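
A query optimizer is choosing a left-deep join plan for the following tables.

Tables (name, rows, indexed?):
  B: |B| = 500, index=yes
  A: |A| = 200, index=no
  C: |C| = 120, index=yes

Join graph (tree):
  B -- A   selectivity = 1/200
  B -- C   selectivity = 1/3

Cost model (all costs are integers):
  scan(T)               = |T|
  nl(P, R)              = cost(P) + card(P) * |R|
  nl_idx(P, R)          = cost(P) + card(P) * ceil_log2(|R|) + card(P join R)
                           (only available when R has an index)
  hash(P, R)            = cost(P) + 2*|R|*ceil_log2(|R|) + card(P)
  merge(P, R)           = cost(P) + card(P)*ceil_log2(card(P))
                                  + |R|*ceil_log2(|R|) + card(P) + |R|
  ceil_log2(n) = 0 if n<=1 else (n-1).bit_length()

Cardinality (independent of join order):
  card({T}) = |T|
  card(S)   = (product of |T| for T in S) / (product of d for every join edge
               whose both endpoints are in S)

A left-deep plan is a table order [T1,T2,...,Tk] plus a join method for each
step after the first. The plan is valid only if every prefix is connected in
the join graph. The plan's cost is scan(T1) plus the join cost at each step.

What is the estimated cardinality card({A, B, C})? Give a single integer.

Tables in S: A(200), B(500), C(120)
Edges inside S: B-A(d=200), B-C(d=3)
numerator = 200 * 500 * 120 = 12000000
denominator = 200 * 3 = 600
card(S) = 12000000 / 600 = 20000

20000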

■ Exercise aim: The answer must be an exact copy of every record above.

■ Your solution:
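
A query optimizer is choosing a left-deep join plan for the following tables.

Tables (name, rows, indexed?):
  B: |B| = 500, index=yes
  A: |A| = 200, index=no
  C: |C| = 120, index=yes

Join graph (tree):
  B -- A   selectivity = 1/200
  B -- C   selectivity = 1/3

Cost model (all costs are integers):
  scan(T)               = |T|
  nl(P, R)              = cost(P) + card(P) * |R|
  nl_idx(P, R)          = cost(P) + card(P) * ceil_log2(|R|) + card(P join R)
                           (only available when R has an index)
  hash(P, R)            = cost(P) + 2*|R|*ceil_log2(|R|) + card(P)
  merge(P, R)           = cost(P) + card(P)*ceil_log2(card(P))
                                  + |R|*ceil_log2(|R|) + card(P) + |R|
  ceil_log2(n) = 0 if n<=1 else (n-1).bit_length()

Cardinality (independent of join order):
  card({T}) = |T|
  card(S)   = (product of |T| for T in S) / (product of d for every join edge
               whose both endpoints are in S)

A left-deep plan is a table order [T1,T2,...,Tk] plus a join method for each
step after the first. The plan is valid only if every prefix is connected in
the join graph. The plan's cost is scan(T1) plus the join cost at each step.

What is the estimated cardinality card({A, B, C})? Give a single integer.

Tables in S: A(200), B(500), C(120)
Edges inside S: B-A(d=200), B-C(d=3)
numerator = 200 * 500 * 120 = 12000000
denominator = 200 * 3 = 600
card(S) = 12000000 / 600 = 20000

20000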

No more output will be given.